### Task item
Using the line that contains "During tempering: E" as the start, restate each line word for word through the final line of the material below, and return only those.

### Input material
━━━━━━━━
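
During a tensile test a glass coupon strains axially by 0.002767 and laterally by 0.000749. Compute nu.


Poisson's ratio: nu = lateral strain / axial strain
  nu = 0.000749 / 0.002767 = 0.2707

0.2707


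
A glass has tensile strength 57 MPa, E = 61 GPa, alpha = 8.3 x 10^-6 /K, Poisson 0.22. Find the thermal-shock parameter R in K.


Thermal shock resistance: R = sigma * (1 - nu) / (E * alpha)
  Numerator = 57 * (1 - 0.22) = 44.46
  Denominator = 61 * 1000 * (8.3 x 10^-6) = 0.5063
  R = 44.46 / 0.5063 = 87.8 K

87.8 K


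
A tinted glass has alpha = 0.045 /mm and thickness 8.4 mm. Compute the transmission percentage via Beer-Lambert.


Beer-Lambert law: T = exp(-alpha * thickness)
  exponent = -0.045 * 8.4 = -0.378
  T = exp(-0.378) = 0.6852
  Percentage = 0.6852 * 100 = 68.52%

68.52%


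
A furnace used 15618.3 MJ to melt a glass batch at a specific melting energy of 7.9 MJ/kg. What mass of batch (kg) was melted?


Rearrange E = m * s for m:
  m = E / s
  m = 15618.3 / 7.9 = 1977.0 kg

1977.0 kg


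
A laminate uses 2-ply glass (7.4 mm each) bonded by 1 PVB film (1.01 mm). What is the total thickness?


Total thickness = glass contribution + PVB contribution
  Glass: 2 * 7.4 = 14.8 mm
  PVB: 1 * 1.01 = 1.01 mm
  Total = 14.8 + 1.01 = 15.81 mm

15.81 mm


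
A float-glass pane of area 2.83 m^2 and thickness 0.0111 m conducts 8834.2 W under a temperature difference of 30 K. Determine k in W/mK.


Fourier's law rearranged: k = Q * t / (A * dT)
  Numerator = 8834.2 * 0.0111 = 98.05962
  Denominator = 2.83 * 30 = 84.9
  k = 98.05962 / 84.9 = 1.155 W/mK

1.155 W/mK


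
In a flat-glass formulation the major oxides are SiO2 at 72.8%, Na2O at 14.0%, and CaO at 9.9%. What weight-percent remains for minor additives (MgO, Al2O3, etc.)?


Sum the three major oxides:
  SiO2 + Na2O + CaO = 72.8 + 14.0 + 9.9 = 96.7%
Subtract from 100%:
  Others = 100 - 96.7 = 3.3%

3.3%


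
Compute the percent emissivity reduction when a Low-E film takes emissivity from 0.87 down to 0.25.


Percentage reduction = (1 - coated/uncoated) * 100
  Ratio = 0.25 / 0.87 = 0.2874
  Reduction = (1 - 0.2874) * 100 = 71.3%

71.3%


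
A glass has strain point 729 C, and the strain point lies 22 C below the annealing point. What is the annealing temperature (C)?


T_anneal = T_strain + gap:
  T_anneal = 729 + 22 = 751 C

751 C


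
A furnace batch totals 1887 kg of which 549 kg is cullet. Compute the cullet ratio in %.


Cullet ratio = (cullet mass / total batch mass) * 100
  Ratio = 549 / 1887 * 100 = 29.09%

29.09%


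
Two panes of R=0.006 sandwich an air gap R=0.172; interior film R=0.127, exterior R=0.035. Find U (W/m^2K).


Total thermal resistance (series):
  R_total = R_in + R_glass + R_air + R_glass + R_out
  R_total = 0.127 + 0.006 + 0.172 + 0.006 + 0.035 = 0.346 m^2K/W
U-value = 1 / R_total = 1 / 0.346 = 2.89 W/m^2K

2.89 W/m^2K


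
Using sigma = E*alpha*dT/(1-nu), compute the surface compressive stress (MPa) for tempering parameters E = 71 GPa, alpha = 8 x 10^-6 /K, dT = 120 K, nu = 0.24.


Tempering stress: sigma = E * alpha * dT / (1 - nu)
  E (MPa) = 71 * 1000 = 71000
  Numerator = 71000 * (8 x 10^-6) * 120 = 68.16
  Denominator = 1 - 0.24 = 0.76
  sigma = 68.16 / 0.76 = 89.7 MPa

89.7 MPa


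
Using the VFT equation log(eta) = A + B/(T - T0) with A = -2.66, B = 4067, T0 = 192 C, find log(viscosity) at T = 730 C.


VFT equation: log(eta) = A + B / (T - T0)
  T - T0 = 730 - 192 = 538
  B / (T - T0) = 4067 / 538 = 7.559
  log(eta) = -2.66 + 7.559 = 4.899

4.899


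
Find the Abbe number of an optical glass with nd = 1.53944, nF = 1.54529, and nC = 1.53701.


Abbe number formula: Vd = (nd - 1) / (nF - nC)
  nd - 1 = 1.53944 - 1 = 0.53944
  nF - nC = 1.54529 - 1.53701 = 0.00828
  Vd = 0.53944 / 0.00828 = 65.15

65.15


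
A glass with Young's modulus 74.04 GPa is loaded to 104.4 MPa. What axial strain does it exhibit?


Rearrange E = sigma / epsilon:
  epsilon = sigma / E
  E (MPa) = 74.04 * 1000 = 74040
  epsilon = 104.4 / 74040 = 0.00141

0.00141


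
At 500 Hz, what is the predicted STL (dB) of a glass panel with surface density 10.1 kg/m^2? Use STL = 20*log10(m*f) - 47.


Mass law: STL = 20 * log10(m * f) - 47
  m * f = 10.1 * 500 = 5050
  log10(5050) = 3.70329
  STL = 20 * 3.70329 - 47 = 74.0658 - 47 = 27.1 dB

27.1 dB


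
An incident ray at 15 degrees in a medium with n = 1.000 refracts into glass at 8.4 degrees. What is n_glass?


Apply Snell's law: n1 * sin(theta1) = n2 * sin(theta2)
  n2 = n1 * sin(theta1) / sin(theta2)
  sin(15) = 0.258819
  sin(8.4) = 0.146083
  n2 = 1.000 * 0.258819 / 0.146083 = 1.7717

1.7717


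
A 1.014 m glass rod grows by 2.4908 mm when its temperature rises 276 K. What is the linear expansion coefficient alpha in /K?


Rearrange dL = alpha * L0 * dT for alpha:
  alpha = dL / (L0 * dT)
  alpha = (2.4908 / 1000) / (1.014 * 276) = 0.0000089 /K = 8.9 x 10^-6 /K

8.9 x 10^-6 /K


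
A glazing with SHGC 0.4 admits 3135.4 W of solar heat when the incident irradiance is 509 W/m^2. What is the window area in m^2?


Rearrange Q = Area * SHGC * Irradiance:
  Area = Q / (SHGC * Irradiance)
  Area = 3135.4 / (0.4 * 509) = 15.4 m^2

15.4 m^2


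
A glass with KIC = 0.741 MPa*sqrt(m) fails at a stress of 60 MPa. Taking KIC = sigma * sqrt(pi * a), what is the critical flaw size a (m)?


Rearrange KIC = sigma * sqrt(pi * a):
  sqrt(pi * a) = KIC / sigma
  sqrt(pi * a) = 0.741 / 60 = 0.01235
  a = (KIC / sigma)^2 / pi
  a = 0.01235^2 / pi = 0.0000485 m

0.0000485 m


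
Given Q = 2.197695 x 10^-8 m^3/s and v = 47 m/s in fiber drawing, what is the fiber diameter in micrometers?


Cross-sectional area from continuity:
  A = Q / v = 2.197695 x 10^-8 / 47 = 4.675947 x 10^-10 m^2
Diameter from circular cross-section:
  d = sqrt(4A / pi) * 10^6 (m -> um)
  d = sqrt(4 * 4.675947 x 10^-10 / pi) * 10^6 = 24.4 um

24.4 um


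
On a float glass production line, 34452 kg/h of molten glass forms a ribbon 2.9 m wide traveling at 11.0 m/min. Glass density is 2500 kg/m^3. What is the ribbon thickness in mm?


Ribbon cross-section from mass balance:
  Volume rate = throughput / density = 34452 / 2500 = 13.7808 m^3/h
  thickness = volume rate / (speed * 60 * width), i.e.
  thickness = throughput / (60 * speed * width * density) * 1000
  thickness = 34452 / (60 * 11.0 * 2.9 * 2500) * 1000 = 7.2 mm

7.2 mm


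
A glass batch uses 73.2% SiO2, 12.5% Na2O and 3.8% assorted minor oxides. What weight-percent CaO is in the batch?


Pieces sum to 100%:
  CaO = 100 - (SiO2 + Na2O + others)
  CaO = 100 - (73.2 + 12.5 + 3.8) = 10.5%

10.5%


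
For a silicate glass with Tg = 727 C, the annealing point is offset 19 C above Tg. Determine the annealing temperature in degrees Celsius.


The annealing temperature is Tg plus the offset:
  T_anneal = 727 + 19 = 746 C

746 C


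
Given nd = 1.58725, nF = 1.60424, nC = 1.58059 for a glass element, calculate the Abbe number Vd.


Abbe number formula: Vd = (nd - 1) / (nF - nC)
  nd - 1 = 1.58725 - 1 = 0.58725
  nF - nC = 1.60424 - 1.58059 = 0.02365
  Vd = 0.58725 / 0.02365 = 24.83

24.83


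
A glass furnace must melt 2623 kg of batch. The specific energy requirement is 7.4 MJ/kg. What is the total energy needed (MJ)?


Total energy = mass * specific energy
  E = 2623 * 7.4 = 19410.2 MJ

19410.2 MJ


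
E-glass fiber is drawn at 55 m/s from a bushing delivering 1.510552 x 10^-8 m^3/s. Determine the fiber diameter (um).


Cross-sectional area from continuity:
  A = Q / v = 1.510552 x 10^-8 / 55 = 2.746458 x 10^-10 m^2
Diameter from circular cross-section:
  d = sqrt(4A / pi) * 10^6 (m -> um)
  d = sqrt(4 * 2.746458 x 10^-10 / pi) * 10^6 = 18.7 um

18.7 um


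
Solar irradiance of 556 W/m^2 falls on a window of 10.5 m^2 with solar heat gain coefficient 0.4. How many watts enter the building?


Solar heat gain: Q = Area * SHGC * Irradiance
  Q = 10.5 * 0.4 * 556 = 2335.2 W

2335.2 W


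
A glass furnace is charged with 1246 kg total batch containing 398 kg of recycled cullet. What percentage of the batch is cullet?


Cullet ratio = (cullet mass / total batch mass) * 100
  Ratio = 398 / 1246 * 100 = 31.94%

31.94%


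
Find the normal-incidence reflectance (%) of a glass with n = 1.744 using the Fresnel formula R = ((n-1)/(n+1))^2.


Fresnel reflectance at normal incidence:
  R = ((n - 1)/(n + 1))^2
  (n - 1)/(n + 1) = (1.744 - 1)/(1.744 + 1) = 0.271137
  R = 0.271137^2 = 0.0735153
  R(%) = 0.0735153 * 100 = 7.352%

7.352%


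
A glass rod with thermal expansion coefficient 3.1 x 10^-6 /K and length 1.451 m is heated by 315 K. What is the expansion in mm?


Thermal expansion formula: dL = alpha * L0 * dT
  dL = (3.1 x 10^-6) * 1.451 * 315 = 0.0014169 m
Convert to mm: 0.0014169 * 1000 = 1.4169 mm

1.4169 mm


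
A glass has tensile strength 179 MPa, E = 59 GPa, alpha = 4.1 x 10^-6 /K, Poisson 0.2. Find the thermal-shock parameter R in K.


Thermal shock resistance: R = sigma * (1 - nu) / (E * alpha)
  Numerator = 179 * (1 - 0.2) = 143.2
  Denominator = 59 * 1000 * (4.1 x 10^-6) = 0.2419
  R = 143.2 / 0.2419 = 592.0 K

592.0 K


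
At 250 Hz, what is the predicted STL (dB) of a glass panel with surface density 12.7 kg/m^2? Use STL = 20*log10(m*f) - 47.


Mass law: STL = 20 * log10(m * f) - 47
  m * f = 12.7 * 250 = 3175
  log10(3175) = 3.50174
  STL = 20 * 3.50174 - 47 = 70.0348 - 47 = 23.0 dB

23.0 dB


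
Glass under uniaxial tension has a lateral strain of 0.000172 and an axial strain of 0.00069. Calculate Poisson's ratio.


Poisson's ratio: nu = lateral strain / axial strain
  nu = 0.000172 / 0.00069 = 0.2493

0.2493


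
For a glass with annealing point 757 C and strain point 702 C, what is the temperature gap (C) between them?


Gap = T_anneal - T_strain:
  gap = 757 - 702 = 55 C

55 C


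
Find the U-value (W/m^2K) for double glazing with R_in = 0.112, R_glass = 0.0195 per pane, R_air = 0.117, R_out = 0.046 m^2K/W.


Total thermal resistance (series):
  R_total = R_in + R_glass + R_air + R_glass + R_out
  R_total = 0.112 + 0.0195 + 0.117 + 0.0195 + 0.046 = 0.314 m^2K/W
U-value = 1 / R_total = 1 / 0.314 = 3.185 W/m^2K

3.185 W/m^2K


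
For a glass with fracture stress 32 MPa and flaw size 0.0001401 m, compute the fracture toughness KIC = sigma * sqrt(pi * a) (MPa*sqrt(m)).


Fracture toughness: KIC = sigma * sqrt(pi * a)
  pi * a = pi * 0.0001401 = 0.000440137
  sqrt(pi * a) = 0.020979
  KIC = 32 * 0.020979 = 0.671 MPa*sqrt(m)

0.671 MPa*sqrt(m)


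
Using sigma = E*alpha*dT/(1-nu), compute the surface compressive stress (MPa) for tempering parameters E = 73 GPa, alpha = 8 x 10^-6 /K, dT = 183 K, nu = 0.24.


Tempering stress: sigma = E * alpha * dT / (1 - nu)
  E (MPa) = 73 * 1000 = 73000
  Numerator = 73000 * (8 x 10^-6) * 183 = 106.872
  Denominator = 1 - 0.24 = 0.76
  sigma = 106.872 / 0.76 = 140.6 MPa

140.6 MPa


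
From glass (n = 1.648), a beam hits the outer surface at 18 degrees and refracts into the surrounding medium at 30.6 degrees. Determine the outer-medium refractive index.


Apply Snell's law: n1 * sin(theta1) = n2 * sin(theta2)
  n2 = n1 * sin(theta1) / sin(theta2)
  sin(18) = 0.309017
  sin(30.6) = 0.509041
  n2 = 1.648 * 0.309017 / 0.509041 = 1.0004

1.0004


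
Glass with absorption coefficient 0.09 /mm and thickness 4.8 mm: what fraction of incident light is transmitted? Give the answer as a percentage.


Beer-Lambert law: T = exp(-alpha * thickness)
  exponent = -0.09 * 4.8 = -0.432
  T = exp(-0.432) = 0.6492
  Percentage = 0.6492 * 100 = 64.92%

64.92%


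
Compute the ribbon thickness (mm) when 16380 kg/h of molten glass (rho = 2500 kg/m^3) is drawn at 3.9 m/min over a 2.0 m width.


Ribbon cross-section from mass balance:
  Volume rate = throughput / density = 16380 / 2500 = 6.552 m^3/h
  thickness = volume rate / (speed * 60 * width), i.e.
  thickness = throughput / (60 * speed * width * density) * 1000
  thickness = 16380 / (60 * 3.9 * 2.0 * 2500) * 1000 = 14.0 mm

14.0 mm


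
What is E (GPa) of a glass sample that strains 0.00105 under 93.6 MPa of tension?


Young's modulus: E = stress / strain
  E = 93.6 MPa / 0.00105 = 89142.86 MPa
Convert to GPa: 89142.86 / 1000 = 89.14 GPa

89.14 GPa


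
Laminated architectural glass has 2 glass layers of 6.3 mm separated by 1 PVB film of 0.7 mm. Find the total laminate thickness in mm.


Total thickness = glass contribution + PVB contribution
  Glass: 2 * 6.3 = 12.6 mm
  PVB: 1 * 0.7 = 0.7 mm
  Total = 12.6 + 0.7 = 13.3 mm

13.3 mm


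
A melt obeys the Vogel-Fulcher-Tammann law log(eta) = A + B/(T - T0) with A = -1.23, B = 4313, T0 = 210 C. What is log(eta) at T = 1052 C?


VFT equation: log(eta) = A + B / (T - T0)
  T - T0 = 1052 - 210 = 842
  B / (T - T0) = 4313 / 842 = 5.122
  log(eta) = -1.23 + 5.122 = 3.892

3.892


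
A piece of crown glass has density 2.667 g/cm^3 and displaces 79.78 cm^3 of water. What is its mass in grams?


Rearrange rho = m / V:
  m = rho * V
  m = 2.667 * 79.78 = 212.773 g

212.773 g


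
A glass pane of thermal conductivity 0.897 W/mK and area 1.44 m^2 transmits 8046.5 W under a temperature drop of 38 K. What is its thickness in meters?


Fourier's law: t = k * A * dT / Q
  t = 0.897 * 1.44 * 38 / 8046.5
  t = 49.08384 / 8046.5 = 0.0061 m

0.0061 m


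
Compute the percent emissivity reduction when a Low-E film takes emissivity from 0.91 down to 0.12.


Percentage reduction = (1 - coated/uncoated) * 100
  Ratio = 0.12 / 0.91 = 0.1319
  Reduction = (1 - 0.1319) * 100 = 86.8%

86.8%


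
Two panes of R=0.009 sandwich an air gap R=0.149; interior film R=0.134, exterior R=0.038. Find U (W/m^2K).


Total thermal resistance (series):
  R_total = R_in + R_glass + R_air + R_glass + R_out
  R_total = 0.134 + 0.009 + 0.149 + 0.009 + 0.038 = 0.339 m^2K/W
U-value = 1 / R_total = 1 / 0.339 = 2.95 W/m^2K

2.95 W/m^2K


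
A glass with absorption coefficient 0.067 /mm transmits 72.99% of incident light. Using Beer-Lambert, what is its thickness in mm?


Rearrange T = exp(-alpha * thickness):
  thickness = -ln(T) / alpha
  T = 72.99/100 = 0.7299
  ln(T) = -0.31485
  -ln(T) = 0.31485
  thickness = 0.31485 / 0.067 = 4.7 mm

4.7 mm


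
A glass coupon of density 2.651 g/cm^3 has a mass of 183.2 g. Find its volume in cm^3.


Rearrange rho = m / V:
  V = m / rho
  V = 183.2 / 2.651 = 69.106 cm^3

69.106 cm^3


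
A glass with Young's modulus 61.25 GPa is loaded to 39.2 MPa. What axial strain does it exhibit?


Rearrange E = sigma / epsilon:
  epsilon = sigma / E
  E (MPa) = 61.25 * 1000 = 61250
  epsilon = 39.2 / 61250 = 0.00064

0.00064


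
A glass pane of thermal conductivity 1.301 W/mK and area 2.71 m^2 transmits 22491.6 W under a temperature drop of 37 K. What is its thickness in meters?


Fourier's law: t = k * A * dT / Q
  t = 1.301 * 2.71 * 37 / 22491.6
  t = 130.45127 / 22491.6 = 0.0058 m

0.0058 m


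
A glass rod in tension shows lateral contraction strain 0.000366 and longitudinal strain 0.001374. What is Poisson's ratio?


Poisson's ratio: nu = lateral strain / axial strain
  nu = 0.000366 / 0.001374 = 0.2664

0.2664


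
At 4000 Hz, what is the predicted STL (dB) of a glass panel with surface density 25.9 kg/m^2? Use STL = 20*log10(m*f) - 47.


Mass law: STL = 20 * log10(m * f) - 47
  m * f = 25.9 * 4000 = 103600
  log10(103600) = 5.01536
  STL = 20 * 5.01536 - 47 = 100.3072 - 47 = 53.3 dB

53.3 dB


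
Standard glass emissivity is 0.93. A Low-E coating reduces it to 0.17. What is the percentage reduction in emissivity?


Percentage reduction = (1 - coated/uncoated) * 100
  Ratio = 0.17 / 0.93 = 0.1828
  Reduction = (1 - 0.1828) * 100 = 81.7%

81.7%


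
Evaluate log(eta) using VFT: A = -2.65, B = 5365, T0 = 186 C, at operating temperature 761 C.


VFT equation: log(eta) = A + B / (T - T0)
  T - T0 = 761 - 186 = 575
  B / (T - T0) = 5365 / 575 = 9.33
  log(eta) = -2.65 + 9.33 = 6.68

6.68


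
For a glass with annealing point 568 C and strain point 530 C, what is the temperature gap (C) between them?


Gap = T_anneal - T_strain:
  gap = 568 - 530 = 38 C

38 C


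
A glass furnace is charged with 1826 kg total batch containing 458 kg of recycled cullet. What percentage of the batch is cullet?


Cullet ratio = (cullet mass / total batch mass) * 100
  Ratio = 458 / 1826 * 100 = 25.08%

25.08%


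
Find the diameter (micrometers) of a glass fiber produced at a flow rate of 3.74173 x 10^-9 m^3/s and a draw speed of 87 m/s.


Cross-sectional area from continuity:
  A = Q / v = 3.74173 x 10^-9 / 87 = 4.300839 x 10^-11 m^2
Diameter from circular cross-section:
  d = sqrt(4A / pi) * 10^6 (m -> um)
  d = sqrt(4 * 4.300839 x 10^-11 / pi) * 10^6 = 7.4 um

7.4 um


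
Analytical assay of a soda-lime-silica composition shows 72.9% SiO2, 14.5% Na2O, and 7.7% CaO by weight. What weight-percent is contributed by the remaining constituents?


Sum the three major oxides:
  SiO2 + Na2O + CaO = 72.9 + 14.5 + 7.7 = 95.1%
Subtract from 100%:
  Others = 100 - 95.1 = 4.9%

4.9%


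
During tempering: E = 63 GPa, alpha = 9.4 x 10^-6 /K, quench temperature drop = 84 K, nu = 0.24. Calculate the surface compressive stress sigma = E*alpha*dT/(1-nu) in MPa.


Tempering stress: sigma = E * alpha * dT / (1 - nu)
  E (MPa) = 63 * 1000 = 63000
  Numerator = 63000 * (9.4 x 10^-6) * 84 = 49.7448
  Denominator = 1 - 0.24 = 0.76
  sigma = 49.7448 / 0.76 = 65.5 MPa

65.5 MPa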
━━━━━━━━
### Output
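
During tempering: E = 63 GPa, alpha = 9.4 x 10^-6 /K, quench temperature drop = 84 K, nu = 0.24. Calculate the surface compressive stress sigma = E*alpha*dT/(1-nu) in MPa.


Tempering stress: sigma = E * alpha * dT / (1 - nu)
  E (MPa) = 63 * 1000 = 63000
  Numerator = 63000 * (9.4 x 10^-6) * 84 = 49.7448
  Denominator = 1 - 0.24 = 0.76
  sigma = 49.7448 / 0.76 = 65.5 MPa

65.5 MPa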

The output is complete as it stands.